*EXERCISE DESCRIPTION*
Output all of the material exactly; leave out no line.

________________________________________

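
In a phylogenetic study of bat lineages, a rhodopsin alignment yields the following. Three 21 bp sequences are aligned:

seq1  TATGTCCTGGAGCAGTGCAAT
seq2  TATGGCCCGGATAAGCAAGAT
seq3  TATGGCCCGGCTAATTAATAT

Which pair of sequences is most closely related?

seq2 and seq3

seq1–seq2: 8/21 differ, p = 0.381, d = 0.532.
seq1–seq3: 9/21 differ, p = 0.429, d = 0.635.
seq2–seq3: 4/21 differ, p = 0.190, d = 0.220.
The smallest distance is between seq2 and seq3.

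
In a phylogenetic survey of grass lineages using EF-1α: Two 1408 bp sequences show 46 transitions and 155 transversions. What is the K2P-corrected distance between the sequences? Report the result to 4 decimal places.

P = 46/1408 ≈ 0.03267 and Q = 155/1408 ≈ 0.110085.
Under the Kimura two-parameter model, d = −½ ln(1 − 2P − Q) − ¼ ln(1 − 2Q).
1 − 2P − Q = 0.824575, giving −½ ln(0.824575) = 0.096444.
1 − 2Q = 0.77983, giving −¼ ln(0.77983) = 0.062170.
d = 0.096444 + 0.062170 = 0.158614.

0.1586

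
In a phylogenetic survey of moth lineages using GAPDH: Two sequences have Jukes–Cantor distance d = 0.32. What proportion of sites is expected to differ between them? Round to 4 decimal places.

0.2605

p = (3/4)(1 − e^(−4d/3)) = 0.75 × (1 − e^(-0.426667)) = 0.75 × (1 − 0.652681) = 0.260489.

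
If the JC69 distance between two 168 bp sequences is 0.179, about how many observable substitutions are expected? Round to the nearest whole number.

Invert JC69: p = (3/4)(1 − e^(−4d/3)) = 0.75 × (1 − e^(-0.238667)) = 0.75 × (1 − 0.787677) = 0.159242.
Expected differing sites = pL ≈ 0.159242 × 168 = 26.752656 ≈ 27.

27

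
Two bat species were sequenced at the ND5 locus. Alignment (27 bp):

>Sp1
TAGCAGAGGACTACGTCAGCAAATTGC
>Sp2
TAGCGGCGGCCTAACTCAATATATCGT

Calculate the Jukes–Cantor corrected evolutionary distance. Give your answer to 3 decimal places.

The sequences differ at 10 of 27 sites (5, 7, 10, 14, 15, 19, 20, 22, 25, 27), so p = 10/27 ≈ 0.37037.
d = −(3/4) ln(1 − 4p/3) = −0.75 ln(1 − 0.493827) = −0.75 ln(0.506173)
  = −0.75 × (-0.680877) = 0.510658 substitutions/site.

0.511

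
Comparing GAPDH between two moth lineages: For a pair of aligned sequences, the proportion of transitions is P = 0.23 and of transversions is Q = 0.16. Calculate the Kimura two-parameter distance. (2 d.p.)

Under the Kimura two-parameter model, d = −½ ln(1 − 2P − Q) − ¼ ln(1 − 2Q).
1 − 2P − Q = 0.38, giving −½ ln(0.38) = 0.483792.
1 − 2Q = 0.68, giving −¼ ln(0.68) = 0.096416.
d = 0.483792 + 0.096416 = 0.580208.

0.58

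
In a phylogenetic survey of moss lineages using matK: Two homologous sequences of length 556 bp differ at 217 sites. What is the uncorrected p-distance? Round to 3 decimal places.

0.390

p = 217/556 = 0.390287… ≈ 0.390 (to 3 d.p.).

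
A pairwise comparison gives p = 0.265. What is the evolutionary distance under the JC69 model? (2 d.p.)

0.33

d = −(3/4) ln(1 − 4p/3) = −0.75 ln(1 − 0.353333) = −0.75 ln(0.646667)
  = −0.75 × (-0.435924) = 0.326943 substitutions/site.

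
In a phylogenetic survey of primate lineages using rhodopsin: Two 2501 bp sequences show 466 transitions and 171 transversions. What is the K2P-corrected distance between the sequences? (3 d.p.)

0.328

P = 466/2501 ≈ 0.186325 and Q = 171/2501 ≈ 0.068373.
Under the Kimura two-parameter model, d = −½ ln(1 − 2P − Q) − ¼ ln(1 − 2Q).
1 − 2P − Q = 0.558977, giving −½ ln(0.558977) = 0.290823.
1 − 2Q = 0.863254, giving −¼ ln(0.863254) = 0.036762.
d = 0.290823 + 0.036762 = 0.327585.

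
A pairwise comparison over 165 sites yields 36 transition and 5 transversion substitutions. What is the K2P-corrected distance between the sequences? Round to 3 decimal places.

0.330

P = 36/165 ≈ 0.218182 and Q = 5/165 ≈ 0.030303.
Under the Kimura two-parameter model, d = −½ ln(1 − 2P − Q) − ¼ ln(1 − 2Q).
1 − 2P − Q = 0.533333, giving −½ ln(0.533333) = 0.314305.
1 − 2Q = 0.939394, giving −¼ ln(0.939394) = 0.015630.
d = 0.314305 + 0.015630 = 0.329935.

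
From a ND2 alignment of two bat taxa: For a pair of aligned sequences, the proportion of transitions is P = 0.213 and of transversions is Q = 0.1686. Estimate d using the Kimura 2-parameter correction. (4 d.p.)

Under the Kimura two-parameter model, d = −½ ln(1 − 2P − Q) − ¼ ln(1 − 2Q).
1 − 2P − Q = 0.4054, giving −½ ln(0.4054) = 0.451441.
1 − 2Q = 0.6628, giving −¼ ln(0.6628) = 0.102820.
d = 0.451441 + 0.102820 = 0.554261.

0.5543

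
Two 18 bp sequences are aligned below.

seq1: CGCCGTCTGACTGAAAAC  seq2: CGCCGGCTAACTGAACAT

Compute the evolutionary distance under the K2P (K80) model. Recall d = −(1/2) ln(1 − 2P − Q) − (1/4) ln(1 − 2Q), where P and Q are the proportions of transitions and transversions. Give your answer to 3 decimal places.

0.266

Of 18 sites, 2 differences are transitions and 2 are transversions, so P = 2/18 ≈ 0.111111 and Q = 2/18 ≈ 0.111111.
Under the Kimura two-parameter model, d = −½ ln(1 − 2P − Q) − ¼ ln(1 − 2Q).
1 − 2P − Q = 0.666667, giving −½ ln(0.666667) = 0.202732.
1 − 2Q = 0.777778, giving −¼ ln(0.777778) = 0.062829.
d = 0.202732 + 0.062829 = 0.265561.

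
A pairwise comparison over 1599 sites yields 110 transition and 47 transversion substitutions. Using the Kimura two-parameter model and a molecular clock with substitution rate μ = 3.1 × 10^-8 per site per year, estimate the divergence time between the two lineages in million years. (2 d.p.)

P = 110/1599 ≈ 0.068793 and Q = 47/1599 ≈ 0.029393.
Under the Kimura two-parameter model, d = −½ ln(1 − 2P − Q) − ¼ ln(1 − 2Q).
1 − 2P − Q = 0.833021, giving −½ ln(0.833021) = 0.091348.
1 − 2Q = 0.941214, giving −¼ ln(0.941214) = 0.015146.
d = 0.091348 + 0.015146 = 0.106494.
Under a molecular clock d = 2μt, so t = d/(2μ) = 0.106494 / (2 × 3.1 × 10^-8) = 1.72 million years.

1.72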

________________________________________

*OUTPUT OF THE EXERCISE*
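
In a phylogenetic study of bat lineages, a rhodopsin alignment yields the following. Three 21 bp sequences are aligned:

seq1  TATGTCCTGGAGCAGTGCAAT
seq2  TATGGCCCGGATAAGCAAGAT
seq3  TATGGCCCGGCTAATTAATAT

Which pair of sequences is most closely related?

seq2 and seq3

seq1–seq2: 8/21 differ, p = 0.381, d = 0.532.
seq1–seq3: 9/21 differ, p = 0.429, d = 0.635.
seq2–seq3: 4/21 differ, p = 0.190, d = 0.220.
The smallest distance is between seq2 and seq3.

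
In a phylogenetic survey of grass lineages using EF-1α: Two 1408 bp sequences show 46 transitions and 155 transversions. What is the K2P-corrected distance between the sequences? Report the result to 4 decimal places.

P = 46/1408 ≈ 0.03267 and Q = 155/1408 ≈ 0.110085.
Under the Kimura two-parameter model, d = −½ ln(1 − 2P − Q) − ¼ ln(1 − 2Q).
1 − 2P − Q = 0.824575, giving −½ ln(0.824575) = 0.096444.
1 − 2Q = 0.77983, giving −¼ ln(0.77983) = 0.062170.
d = 0.096444 + 0.062170 = 0.158614.

0.1586

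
In a phylogenetic survey of moth lineages using GAPDH: Two sequences have Jukes–Cantor distance d = 0.32. What proportion of sites is expected to differ between them? Round to 4 decimal places.

0.2605

p = (3/4)(1 − e^(−4d/3)) = 0.75 × (1 − e^(-0.426667)) = 0.75 × (1 − 0.652681) = 0.260489.

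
If the JC69 distance between two 168 bp sequences is 0.179, about how many observable substitutions are expected? Round to the nearest whole number.

Invert JC69: p = (3/4)(1 − e^(−4d/3)) = 0.75 × (1 − e^(-0.238667)) = 0.75 × (1 − 0.787677) = 0.159242.
Expected differing sites = pL ≈ 0.159242 × 168 = 26.752656 ≈ 27.

27

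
Two bat species were sequenced at the ND5 locus. Alignment (27 bp):

>Sp1
TAGCAGAGGACTACGTCAGCAAATTGC
>Sp2
TAGCGGCGGCCTAACTCAATATATCGT

Calculate the Jukes–Cantor corrected evolutionary distance. Give your answer to 3 decimal places.

The sequences differ at 10 of 27 sites (5, 7, 10, 14, 15, 19, 20, 22, 25, 27), so p = 10/27 ≈ 0.37037.
d = −(3/4) ln(1 − 4p/3) = −0.75 ln(1 − 0.493827) = −0.75 ln(0.506173)
  = −0.75 × (-0.680877) = 0.510658 substitutions/site.

0.511

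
Comparing GAPDH between two moth lineages: For a pair of aligned sequences, the proportion of transitions is P = 0.23 and of transversions is Q = 0.16. Calculate the Kimura two-parameter distance. (2 d.p.)

Under the Kimura two-parameter model, d = −½ ln(1 − 2P − Q) − ¼ ln(1 − 2Q).
1 − 2P − Q = 0.38, giving −½ ln(0.38) = 0.483792.
1 − 2Q = 0.68, giving −¼ ln(0.68) = 0.096416.
d = 0.483792 + 0.096416 = 0.580208.

0.58

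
In a phylogenetic survey of moss lineages using matK: Two homologous sequences of length 556 bp differ at 217 sites. What is the uncorrected p-distance? Round to 3 decimal places.

0.390

p = 217/556 = 0.390287… ≈ 0.390 (to 3 d.p.).

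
A pairwise comparison gives p = 0.265. What is the evolutionary distance under the JC69 model? (2 d.p.)

0.33

d = −(3/4) ln(1 − 4p/3) = −0.75 ln(1 − 0.353333) = −0.75 ln(0.646667)
  = −0.75 × (-0.435924) = 0.326943 substitutions/site.

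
In a phylogenetic survey of primate lineages using rhodopsin: Two 2501 bp sequences show 466 transitions and 171 transversions. What is the K2P-corrected distance between the sequences? (3 d.p.)

0.328

P = 466/2501 ≈ 0.186325 and Q = 171/2501 ≈ 0.068373.
Under the Kimura two-parameter model, d = −½ ln(1 − 2P − Q) − ¼ ln(1 − 2Q).
1 − 2P − Q = 0.558977, giving −½ ln(0.558977) = 0.290823.
1 − 2Q = 0.863254, giving −¼ ln(0.863254) = 0.036762.
d = 0.290823 + 0.036762 = 0.327585.

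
A pairwise comparison over 165 sites yields 36 transition and 5 transversion substitutions. What is the K2P-corrected distance between the sequences? Round to 3 decimal places.

0.330

P = 36/165 ≈ 0.218182 and Q = 5/165 ≈ 0.030303.
Under the Kimura two-parameter model, d = −½ ln(1 − 2P − Q) − ¼ ln(1 − 2Q).
1 − 2P − Q = 0.533333, giving −½ ln(0.533333) = 0.314305.
1 − 2Q = 0.939394, giving −¼ ln(0.939394) = 0.015630.
d = 0.314305 + 0.015630 = 0.329935.

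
From a ND2 alignment of two bat taxa: For a pair of aligned sequences, the proportion of transitions is P = 0.213 and of transversions is Q = 0.1686. Estimate d using the Kimura 2-parameter correction. (4 d.p.)

Under the Kimura two-parameter model, d = −½ ln(1 − 2P − Q) − ¼ ln(1 − 2Q).
1 − 2P − Q = 0.4054, giving −½ ln(0.4054) = 0.451441.
1 − 2Q = 0.6628, giving −¼ ln(0.6628) = 0.102820.
d = 0.451441 + 0.102820 = 0.554261.

0.5543

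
Two 18 bp sequences are aligned below.

seq1: CGCCGTCTGACTGAAAAC  seq2: CGCCGGCTAACTGAACAT

Compute the evolutionary distance under the K2P (K80) model. Recall d = −(1/2) ln(1 − 2P − Q) − (1/4) ln(1 − 2Q), where P and Q are the proportions of transitions and transversions. Give your answer to 3 decimal places.

0.266

Of 18 sites, 2 differences are transitions and 2 are transversions, so P = 2/18 ≈ 0.111111 and Q = 2/18 ≈ 0.111111.
Under the Kimura two-parameter model, d = −½ ln(1 − 2P − Q) − ¼ ln(1 − 2Q).
1 − 2P − Q = 0.666667, giving −½ ln(0.666667) = 0.202732.
1 − 2Q = 0.777778, giving −¼ ln(0.777778) = 0.062829.
d = 0.202732 + 0.062829 = 0.265561.

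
A pairwise comparison over 1599 sites yields 110 transition and 47 transversion substitutions. Using the Kimura two-parameter model and a molecular clock with substitution rate μ = 3.1 × 10^-8 per site per year, estimate the divergence time between the two lineages in million years. (2 d.p.)

P = 110/1599 ≈ 0.068793 and Q = 47/1599 ≈ 0.029393.
Under the Kimura two-parameter model, d = −½ ln(1 − 2P − Q) − ¼ ln(1 − 2Q).
1 − 2P − Q = 0.833021, giving −½ ln(0.833021) = 0.091348.
1 − 2Q = 0.941214, giving −¼ ln(0.941214) = 0.015146.
d = 0.091348 + 0.015146 = 0.106494.
Under a molecular clock d = 2μt, so t = d/(2μ) = 0.106494 / (2 × 3.1 × 10^-8) = 1.72 million years.

1.72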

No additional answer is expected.